• _What you need to do_:
From the first line of the records below through the line containing "12 | Q31 | 4 | 832 |", copy everything exactly and nothing more.
==== Source material ====
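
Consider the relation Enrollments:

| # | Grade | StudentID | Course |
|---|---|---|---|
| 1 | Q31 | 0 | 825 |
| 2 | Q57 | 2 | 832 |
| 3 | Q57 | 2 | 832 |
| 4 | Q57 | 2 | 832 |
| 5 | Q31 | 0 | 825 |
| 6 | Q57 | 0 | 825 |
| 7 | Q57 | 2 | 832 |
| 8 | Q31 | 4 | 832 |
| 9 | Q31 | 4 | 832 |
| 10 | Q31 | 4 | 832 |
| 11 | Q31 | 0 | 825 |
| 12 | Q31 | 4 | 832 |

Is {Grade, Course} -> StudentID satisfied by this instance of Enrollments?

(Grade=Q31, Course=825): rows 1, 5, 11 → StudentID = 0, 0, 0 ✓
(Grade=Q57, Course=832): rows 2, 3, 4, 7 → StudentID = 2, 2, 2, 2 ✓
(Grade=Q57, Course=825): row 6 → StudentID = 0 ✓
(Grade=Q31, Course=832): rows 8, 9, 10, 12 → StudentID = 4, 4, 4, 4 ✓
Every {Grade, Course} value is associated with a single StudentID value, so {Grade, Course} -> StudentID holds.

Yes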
====
• _Answer space_:
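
Consider the relation Enrollments:

| # | Grade | StudentID | Course |
|---|---|---|---|
| 1 | Q31 | 0 | 825 |
| 2 | Q57 | 2 | 832 |
| 3 | Q57 | 2 | 832 |
| 4 | Q57 | 2 | 832 |
| 5 | Q31 | 0 | 825 |
| 6 | Q57 | 0 | 825 |
| 7 | Q57 | 2 | 832 |
| 8 | Q31 | 4 | 832 |
| 9 | Q31 | 4 | 832 |
| 10 | Q31 | 4 | 832 |
| 11 | Q31 | 0 | 825 |
| 12 | Q31 | 4 | 832 |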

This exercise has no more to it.